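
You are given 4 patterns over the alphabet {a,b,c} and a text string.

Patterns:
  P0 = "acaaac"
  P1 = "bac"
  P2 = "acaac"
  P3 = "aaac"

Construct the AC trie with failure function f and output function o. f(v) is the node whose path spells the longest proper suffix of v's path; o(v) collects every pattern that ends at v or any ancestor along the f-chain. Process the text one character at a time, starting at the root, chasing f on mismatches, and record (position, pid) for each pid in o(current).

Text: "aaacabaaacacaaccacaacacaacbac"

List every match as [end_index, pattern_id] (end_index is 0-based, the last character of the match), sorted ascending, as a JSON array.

Build:
Trie nodes:
  0='ε' goto a→1 b→7
  1='a' goto a→11 c→2
  2='ac' goto a→3
  3='aca' goto a→4
  4='acaa' goto a→5 c→10
  5='acaaa' goto c→6
  6='acaaac' goto ·  [P0 ends]
  7='b' goto a→8
  8='ba' goto c→9
  9='bac' goto ·  [P1 ends]
  10='acaac' goto ·  [P2 ends]
  11='aa' goto a→12
  12='aaa' goto c→13
  13='aaac' goto ·  [P3 ends]

BFS fail/out derivation:
  fail(1) 'a': from fail(0)=0 chase 'a': 0 ⇒ 0;  out=∅∪out(0)=∅
  fail(7) 'b': from fail(0)=0 chase 'b': 0 ⇒ 0;  out=∅∪out(0)=∅
  fail(2) 'ac': from fail(1)=0 chase 'c': 0 ⇒ 0;  out=∅∪out(0)=∅
  fail(8) 'ba': from fail(7)=0 chase 'a': 0 ⇒ 1;  out=∅∪out(1)=∅
  fail(11) 'aa': from fail(1)=0 chase 'a': 0 ⇒ 1;  out=∅∪out(1)=∅
  fail(3) 'aca': from fail(2)=0 chase 'a': 0 ⇒ 1;  out=∅∪out(1)=∅
  fail(9) 'bac': from fail(8)=1 chase 'c': 1 ⇒ 2;  out={1}∪out(2)={1}
  fail(12) 'aaa': from fail(11)=1 chase 'a': 1 ⇒ 11;  out=∅∪out(11)=∅
  fail(4) 'acaa': from fail(3)=1 chase 'a': 1 ⇒ 11;  out=∅∪out(11)=∅
  fail(13) 'aaac': from fail(12)=11 chase 'c': 11→1 ⇒ 2;  out={3}∪out(2)={3}
  fail(5) 'acaaa': from fail(4)=11 chase 'a': 11 ⇒ 12;  out=∅∪out(12)=∅
  fail(10) 'acaac': from fail(4)=11 chase 'c': 11→1 ⇒ 2;  out={2}∪out(2)={2}
  fail(6) 'acaaac': from fail(5)=12 chase 'c': 12 ⇒ 13;  out={0}∪out(13)={0,3}

Scan:
i=0 'a': node 0→1
i=1 'a': node 1→11
i=2 'a': node 11→12
i=3 'c': node 12→13  emit P3@[0:3]
i=4 'a': node 13→3 (fail-walked)
i=5 'b': node 3→7 (fail-walked)
i=6 'a': node 7→8
i=7 'a': node 8→11 (fail-walked)
i=8 'a': node 11→12
i=9 'c': node 12→13  emit P3@[6:9]
i=10 'a': node 13→3 (fail-walked)
i=11 'c': node 3→2 (fail-walked)
i=12 'a': node 2→3
i=13 'a': node 3→4
i=14 'c': node 4→10  emit P2@[10:14]
i=15 'c': node 10→0 (fail-walked)
i=16 'a': node 0→1
i=17 'c': node 1→2
i=18 'a': node 2→3
i=19 'a': node 3→4
i=20 'c': node 4→10  emit P2@[16:20]
i=21 'a': node 10→3 (fail-walked)
i=22 'c': node 3→2 (fail-walked)
i=23 'a': node 2→3
i=24 'a': node 3→4
i=25 'c': node 4→10  emit P2@[21:25]
i=26 'b': node 10→7 (fail-walked)
i=27 'a': node 7→8
i=28 'c': node 8→9  emit P1@[26:28]

Matches: [[3,3],[9,3],[14,2],[20,2],[25,2],[28,1]]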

______

» Task statement:
Every entry, written out exactly, is what the response should contain.

» Answer to this task:
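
You are given 4 patterns over the alphabet {a,b,c} and a text string.

Patterns:
  P0 = "acaaac"
  P1 = "bac"
  P2 = "acaac"
  P3 = "aaac"

Construct the AC trie with failure function f and output function o. f(v) is the node whose path spells the longest proper suffix of v's path; o(v) collects every pattern that ends at v or any ancestor along the f-chain. Process the text one character at a time, starting at the root, chasing f on mismatches, and record (position, pid) for each pid in o(current).

Text: "aaacabaaacacaaccacaacacaacbac"

List every match as [end_index, pattern_id] (end_index is 0-based, the last character of the match), sorted ascending, as a JSON array.

Build:
Trie nodes:
  0='ε' goto a→1 b→7
  1='a' goto a→11 c→2
  2='ac' goto a→3
  3='aca' goto a→4
  4='acaa' goto a→5 c→10
  5='acaaa' goto c→6
  6='acaaac' goto ·  [P0 ends]
  7='b' goto a→8
  8='ba' goto c→9
  9='bac' goto ·  [P1 ends]
  10='acaac' goto ·  [P2 ends]
  11='aa' goto a→12
  12='aaa' goto c→13
  13='aaac' goto ·  [P3 ends]

BFS fail/out derivation:
  fail(1) 'a': from fail(0)=0 chase 'a': 0 ⇒ 0;  out=∅∪out(0)=∅
  fail(7) 'b': from fail(0)=0 chase 'b': 0 ⇒ 0;  out=∅∪out(0)=∅
  fail(2) 'ac': from fail(1)=0 chase 'c': 0 ⇒ 0;  out=∅∪out(0)=∅
  fail(8) 'ba': from fail(7)=0 chase 'a': 0 ⇒ 1;  out=∅∪out(1)=∅
  fail(11) 'aa': from fail(1)=0 chase 'a': 0 ⇒ 1;  out=∅∪out(1)=∅
  fail(3) 'aca': from fail(2)=0 chase 'a': 0 ⇒ 1;  out=∅∪out(1)=∅
  fail(9) 'bac': from fail(8)=1 chase 'c': 1 ⇒ 2;  out={1}∪out(2)={1}
  fail(12) 'aaa': from fail(11)=1 chase 'a': 1 ⇒ 11;  out=∅∪out(11)=∅
  fail(4) 'acaa': from fail(3)=1 chase 'a': 1 ⇒ 11;  out=∅∪out(11)=∅
  fail(13) 'aaac': from fail(12)=11 chase 'c': 11→1 ⇒ 2;  out={3}∪out(2)={3}
  fail(5) 'acaaa': from fail(4)=11 chase 'a': 11 ⇒ 12;  out=∅∪out(12)=∅
  fail(10) 'acaac': from fail(4)=11 chase 'c': 11→1 ⇒ 2;  out={2}∪out(2)={2}
  fail(6) 'acaaac': from fail(5)=12 chase 'c': 12 ⇒ 13;  out={0}∪out(13)={0,3}

Scan:
i=0 'a': node 0→1
i=1 'a': node 1→11
i=2 'a': node 11→12
i=3 'c': node 12→13  emit P3@[0:3]
i=4 'a': node 13→3 (fail-walked)
i=5 'b': node 3→7 (fail-walked)
i=6 'a': node 7→8
i=7 'a': node 8→11 (fail-walked)
i=8 'a': node 11→12
i=9 'c': node 12→13  emit P3@[6:9]
i=10 'a': node 13→3 (fail-walked)
i=11 'c': node 3→2 (fail-walked)
i=12 'a': node 2→3
i=13 'a': node 3→4
i=14 'c': node 4→10  emit P2@[10:14]
i=15 'c': node 10→0 (fail-walked)
i=16 'a': node 0→1
i=17 'c': node 1→2
i=18 'a': node 2→3
i=19 'a': node 3→4
i=20 'c': node 4→10  emit P2@[16:20]
i=21 'a': node 10→3 (fail-walked)
i=22 'c': node 3→2 (fail-walked)
i=23 'a': node 2→3
i=24 'a': node 3→4
i=25 'c': node 4→10  emit P2@[21:25]
i=26 'b': node 10→7 (fail-walked)
i=27 'a': node 7→8
i=28 'c': node 8→9  emit P1@[26:28]

Matches: [[3,3],[9,3],[14,2],[20,2],[25,2],[28,1]]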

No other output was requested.